### Records to process ###

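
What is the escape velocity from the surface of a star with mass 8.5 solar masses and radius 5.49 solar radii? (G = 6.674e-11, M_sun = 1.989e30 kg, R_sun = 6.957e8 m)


M = 8.5 * 1.989e30 kg = 1.69065e+31 kg; R = 5.49 * 6.957e8 m = 3.819393e+09 m. v_esc = sqrt(2GM/R) = sqrt(2 * 6.674e-11 * 1.69065e+31 / 3.819393e+09) = 768666.191

768666.191 m/s


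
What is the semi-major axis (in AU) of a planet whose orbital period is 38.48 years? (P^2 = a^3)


a = P^(2/3) = 38.48^(2/3) = 11.3979

11.3979 AU


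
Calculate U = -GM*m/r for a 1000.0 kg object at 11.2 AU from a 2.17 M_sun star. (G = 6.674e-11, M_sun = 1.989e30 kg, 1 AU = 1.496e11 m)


M = 2.17 * 1.989e30 kg = 4.31613e+30 kg; r = 11.2 AU * 1.496e11 m/AU = 1.67552e+12 m. U = -GM*m/r = -(6.674e-11 * 4.31613e+30 * 1000.0) / 1.67552e+12 = -1.719e+11

-1.719e+11 J


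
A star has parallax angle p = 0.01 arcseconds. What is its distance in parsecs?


d = 1/p = 1/0.01 = 100.0

100.0 pc


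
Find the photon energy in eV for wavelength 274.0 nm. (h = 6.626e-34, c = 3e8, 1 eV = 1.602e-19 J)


E = hc/lambda = 6.626e-34 * 3e8 / 2.740e-07 = 7.255e-19 J = 4.5286 eV

4.5286 eV


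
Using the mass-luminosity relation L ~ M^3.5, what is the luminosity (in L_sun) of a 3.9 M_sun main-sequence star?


L/L_sun = (M/M_sun)^3.5 = 3.9^3.5 = 117.1456

117.1456 L_sun


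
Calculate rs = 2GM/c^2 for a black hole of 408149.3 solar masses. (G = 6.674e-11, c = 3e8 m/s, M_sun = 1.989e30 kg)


M = 408149.3 * 1.989e30 kg = 8.118089577e+35 kg. rs = 2GM/c^2 = 2 * 6.674e-11 * 8.118089577e+35 / (3e8)^2 = 1.204e+09

1.204e+09 m


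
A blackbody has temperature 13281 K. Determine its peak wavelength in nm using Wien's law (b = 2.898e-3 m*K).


lam_max = b / T = 2.898e-3 / 13281 = 2.182e-07 m = 218.2065 nm

218.2065 nm


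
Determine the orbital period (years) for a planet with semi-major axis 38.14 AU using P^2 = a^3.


P = a^(3/2) = 38.14^1.5 = 235.5435

235.5435 years


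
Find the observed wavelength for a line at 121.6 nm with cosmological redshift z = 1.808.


lam_obs = lam_emit * (1 + z) = 121.6 * (1 + 1.808) = 341.4528

341.4528 nm


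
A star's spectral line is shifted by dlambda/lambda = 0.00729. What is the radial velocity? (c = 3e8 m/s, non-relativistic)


v = (dlambda/lambda) * c = 0.00729 * 3e8 = 2.187e+06

2.187e+06 m/s


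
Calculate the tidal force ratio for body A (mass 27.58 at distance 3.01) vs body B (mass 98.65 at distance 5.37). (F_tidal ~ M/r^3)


Ratio = (M1/r1^3) / (M2/r2^3) = (27.58/3.01^3) / (98.65/5.37^3) = 1.5875

1.5875


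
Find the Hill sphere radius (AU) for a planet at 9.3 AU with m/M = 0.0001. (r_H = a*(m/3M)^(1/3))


r_H = a * (m/3M)^(1/3) = 9.3 * (0.0001/3)^(1/3) = 0.2993

0.2993 AU


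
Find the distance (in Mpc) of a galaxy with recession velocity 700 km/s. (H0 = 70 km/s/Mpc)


d = v / H0 = 700 / 70 = 10.0

10.0 Mpc


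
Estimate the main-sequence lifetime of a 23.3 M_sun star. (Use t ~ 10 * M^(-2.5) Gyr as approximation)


t = 10 * M^(-2.5) = 10 * 23.3^(-2.5) = 0.0038

0.0038 Gyr


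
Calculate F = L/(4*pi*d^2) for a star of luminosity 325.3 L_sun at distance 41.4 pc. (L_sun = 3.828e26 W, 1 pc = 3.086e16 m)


F = L / (4*pi*d^2) = 1.245e+29 / (4*pi*(1.278e+18)^2) = 6.071e-09

6.071e-09 W/m^2


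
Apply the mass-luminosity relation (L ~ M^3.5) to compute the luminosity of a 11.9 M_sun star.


L/L_sun = (M/M_sun)^3.5 = 11.9^3.5 = 5813.188

5813.188 L_sun


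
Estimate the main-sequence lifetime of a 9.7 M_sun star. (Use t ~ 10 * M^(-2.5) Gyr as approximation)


t = 10 * M^(-2.5) = 10 * 9.7^(-2.5) = 0.0341

0.0341 Gyr


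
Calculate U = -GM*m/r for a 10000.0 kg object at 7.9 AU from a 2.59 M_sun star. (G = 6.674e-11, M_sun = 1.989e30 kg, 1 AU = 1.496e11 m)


M = 2.59 * 1.989e30 kg = 5.15151e+30 kg; r = 7.9 AU * 1.496e11 m/AU = 1.18184e+12 m. U = -GM*m/r = -(6.674e-11 * 5.15151e+30 * 10000.0) / 1.18184e+12 = -2.909e+12

-2.909e+12 J


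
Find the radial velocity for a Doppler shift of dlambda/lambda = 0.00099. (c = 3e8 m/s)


v = (dlambda/lambda) * c = 0.00099 * 3e8 = 297000.0

297000.0 m/s


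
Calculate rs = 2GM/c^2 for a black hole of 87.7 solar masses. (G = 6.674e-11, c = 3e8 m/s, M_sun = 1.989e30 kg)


M = 87.7 * 1.989e30 kg = 1.744353e+32 kg. rs = 2GM/c^2 = 2 * 6.674e-11 * 1.744353e+32 / (3e8)^2 = 258706.9316

258706.9316 m


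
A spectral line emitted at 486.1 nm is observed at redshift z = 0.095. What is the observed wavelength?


lam_obs = lam_emit * (1 + z) = 486.1 * (1 + 0.095) = 532.2795

532.2795 nm


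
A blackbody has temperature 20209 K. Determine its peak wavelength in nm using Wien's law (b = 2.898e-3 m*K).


lam_max = b / T = 2.898e-3 / 20209 = 1.434e-07 m = 143.4015 nm

143.4015 nm


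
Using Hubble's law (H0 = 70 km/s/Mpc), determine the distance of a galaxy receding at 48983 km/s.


d = v / H0 = 48983 / 70 = 699.7571

699.7571 Mpc


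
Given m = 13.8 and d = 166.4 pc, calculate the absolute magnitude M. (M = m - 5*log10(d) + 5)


M = m - 5*log10(d) + 5 = 13.8 - 5*log10(166.4) + 5 = 7.6942

7.6942


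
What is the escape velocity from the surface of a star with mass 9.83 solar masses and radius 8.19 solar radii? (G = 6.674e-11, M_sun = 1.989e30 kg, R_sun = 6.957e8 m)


M = 9.83 * 1.989e30 kg = 1.955187e+31 kg; R = 8.19 * 6.957e8 m = 5.697783e+09 m. v_esc = sqrt(2GM/R) = sqrt(2 * 6.674e-11 * 1.955187e+31 / 5.697783e+09) = 676782.7752

676782.7752 m/s


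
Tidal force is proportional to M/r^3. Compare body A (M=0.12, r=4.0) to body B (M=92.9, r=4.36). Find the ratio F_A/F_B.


Ratio = (M1/r1^3) / (M2/r2^3) = (0.12/4.0^3) / (92.9/4.36^3) = 0.0017

0.0017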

###

▶ [Task statement] Nothing in the entries should be skipped. Output them all exactly.

▶ [Your solution]
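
What is the escape velocity from the surface of a star with mass 8.5 solar masses and radius 5.49 solar radii? (G = 6.674e-11, M_sun = 1.989e30 kg, R_sun = 6.957e8 m)


M = 8.5 * 1.989e30 kg = 1.69065e+31 kg; R = 5.49 * 6.957e8 m = 3.819393e+09 m. v_esc = sqrt(2GM/R) = sqrt(2 * 6.674e-11 * 1.69065e+31 / 3.819393e+09) = 768666.191

768666.191 m/s


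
What is the semi-major axis (in AU) of a planet whose orbital period is 38.48 years? (P^2 = a^3)


a = P^(2/3) = 38.48^(2/3) = 11.3979

11.3979 AU


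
Calculate U = -GM*m/r for a 1000.0 kg object at 11.2 AU from a 2.17 M_sun star. (G = 6.674e-11, M_sun = 1.989e30 kg, 1 AU = 1.496e11 m)


M = 2.17 * 1.989e30 kg = 4.31613e+30 kg; r = 11.2 AU * 1.496e11 m/AU = 1.67552e+12 m. U = -GM*m/r = -(6.674e-11 * 4.31613e+30 * 1000.0) / 1.67552e+12 = -1.719e+11

-1.719e+11 J


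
A star has parallax angle p = 0.01 arcseconds. What is its distance in parsecs?


d = 1/p = 1/0.01 = 100.0

100.0 pc


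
Find the photon energy in eV for wavelength 274.0 nm. (h = 6.626e-34, c = 3e8, 1 eV = 1.602e-19 J)


E = hc/lambda = 6.626e-34 * 3e8 / 2.740e-07 = 7.255e-19 J = 4.5286 eV

4.5286 eV


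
Using the mass-luminosity relation L ~ M^3.5, what is the luminosity (in L_sun) of a 3.9 M_sun main-sequence star?


L/L_sun = (M/M_sun)^3.5 = 3.9^3.5 = 117.1456

117.1456 L_sun


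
Calculate rs = 2GM/c^2 for a black hole of 408149.3 solar masses. (G = 6.674e-11, c = 3e8 m/s, M_sun = 1.989e30 kg)


M = 408149.3 * 1.989e30 kg = 8.118089577e+35 kg. rs = 2GM/c^2 = 2 * 6.674e-11 * 8.118089577e+35 / (3e8)^2 = 1.204e+09

1.204e+09 m


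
A blackbody has temperature 13281 K. Determine its peak wavelength in nm using Wien's law (b = 2.898e-3 m*K).


lam_max = b / T = 2.898e-3 / 13281 = 2.182e-07 m = 218.2065 nm

218.2065 nm


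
Determine the orbital period (years) for a planet with semi-major axis 38.14 AU using P^2 = a^3.


P = a^(3/2) = 38.14^1.5 = 235.5435

235.5435 years


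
Find the observed wavelength for a line at 121.6 nm with cosmological redshift z = 1.808.


lam_obs = lam_emit * (1 + z) = 121.6 * (1 + 1.808) = 341.4528

341.4528 nm


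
A star's spectral line is shifted by dlambda/lambda = 0.00729. What is the radial velocity? (c = 3e8 m/s, non-relativistic)


v = (dlambda/lambda) * c = 0.00729 * 3e8 = 2.187e+06

2.187e+06 m/s


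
Calculate the tidal force ratio for body A (mass 27.58 at distance 3.01) vs body B (mass 98.65 at distance 5.37). (F_tidal ~ M/r^3)


Ratio = (M1/r1^3) / (M2/r2^3) = (27.58/3.01^3) / (98.65/5.37^3) = 1.5875

1.5875


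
Find the Hill sphere radius (AU) for a planet at 9.3 AU with m/M = 0.0001. (r_H = a*(m/3M)^(1/3))


r_H = a * (m/3M)^(1/3) = 9.3 * (0.0001/3)^(1/3) = 0.2993

0.2993 AU


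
Find the distance (in Mpc) of a galaxy with recession velocity 700 km/s. (H0 = 70 km/s/Mpc)


d = v / H0 = 700 / 70 = 10.0

10.0 Mpc


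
Estimate the main-sequence lifetime of a 23.3 M_sun star. (Use t ~ 10 * M^(-2.5) Gyr as approximation)


t = 10 * M^(-2.5) = 10 * 23.3^(-2.5) = 0.0038

0.0038 Gyr


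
Calculate F = L/(4*pi*d^2) for a star of luminosity 325.3 L_sun at distance 41.4 pc. (L_sun = 3.828e26 W, 1 pc = 3.086e16 m)


F = L / (4*pi*d^2) = 1.245e+29 / (4*pi*(1.278e+18)^2) = 6.071e-09

6.071e-09 W/m^2


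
Apply the mass-luminosity relation (L ~ M^3.5) to compute the luminosity of a 11.9 M_sun star.


L/L_sun = (M/M_sun)^3.5 = 11.9^3.5 = 5813.188

5813.188 L_sun


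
Estimate the main-sequence lifetime of a 9.7 M_sun star. (Use t ~ 10 * M^(-2.5) Gyr as approximation)


t = 10 * M^(-2.5) = 10 * 9.7^(-2.5) = 0.0341

0.0341 Gyr


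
Calculate U = -GM*m/r for a 10000.0 kg object at 7.9 AU from a 2.59 M_sun star. (G = 6.674e-11, M_sun = 1.989e30 kg, 1 AU = 1.496e11 m)


M = 2.59 * 1.989e30 kg = 5.15151e+30 kg; r = 7.9 AU * 1.496e11 m/AU = 1.18184e+12 m. U = -GM*m/r = -(6.674e-11 * 5.15151e+30 * 10000.0) / 1.18184e+12 = -2.909e+12

-2.909e+12 J


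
Find the radial velocity for a Doppler shift of dlambda/lambda = 0.00099. (c = 3e8 m/s)


v = (dlambda/lambda) * c = 0.00099 * 3e8 = 297000.0

297000.0 m/s


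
Calculate rs = 2GM/c^2 for a black hole of 87.7 solar masses. (G = 6.674e-11, c = 3e8 m/s, M_sun = 1.989e30 kg)


M = 87.7 * 1.989e30 kg = 1.744353e+32 kg. rs = 2GM/c^2 = 2 * 6.674e-11 * 1.744353e+32 / (3e8)^2 = 258706.9316

258706.9316 m


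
A spectral line emitted at 486.1 nm is observed at redshift z = 0.095. What is the observed wavelength?


lam_obs = lam_emit * (1 + z) = 486.1 * (1 + 0.095) = 532.2795

532.2795 nm


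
A blackbody has temperature 20209 K. Determine its peak wavelength in nm using Wien's law (b = 2.898e-3 m*K).


lam_max = b / T = 2.898e-3 / 20209 = 1.434e-07 m = 143.4015 nm

143.4015 nm


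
Using Hubble's law (H0 = 70 km/s/Mpc), determine the distance of a galaxy receding at 48983 km/s.


d = v / H0 = 48983 / 70 = 699.7571

699.7571 Mpc


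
Given m = 13.8 and d = 166.4 pc, calculate the absolute magnitude M. (M = m - 5*log10(d) + 5)


M = m - 5*log10(d) + 5 = 13.8 - 5*log10(166.4) + 5 = 7.6942

7.6942


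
What is the escape velocity from the surface of a star with mass 9.83 solar masses and radius 8.19 solar radii? (G = 6.674e-11, M_sun = 1.989e30 kg, R_sun = 6.957e8 m)


M = 9.83 * 1.989e30 kg = 1.955187e+31 kg; R = 8.19 * 6.957e8 m = 5.697783e+09 m. v_esc = sqrt(2GM/R) = sqrt(2 * 6.674e-11 * 1.955187e+31 / 5.697783e+09) = 676782.7752

676782.7752 m/s


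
Tidal force is proportional to M/r^3. Compare body A (M=0.12, r=4.0) to body B (M=92.9, r=4.36). Find the ratio F_A/F_B.


Ratio = (M1/r1^3) / (M2/r2^3) = (0.12/4.0^3) / (92.9/4.36^3) = 0.0017

0.0017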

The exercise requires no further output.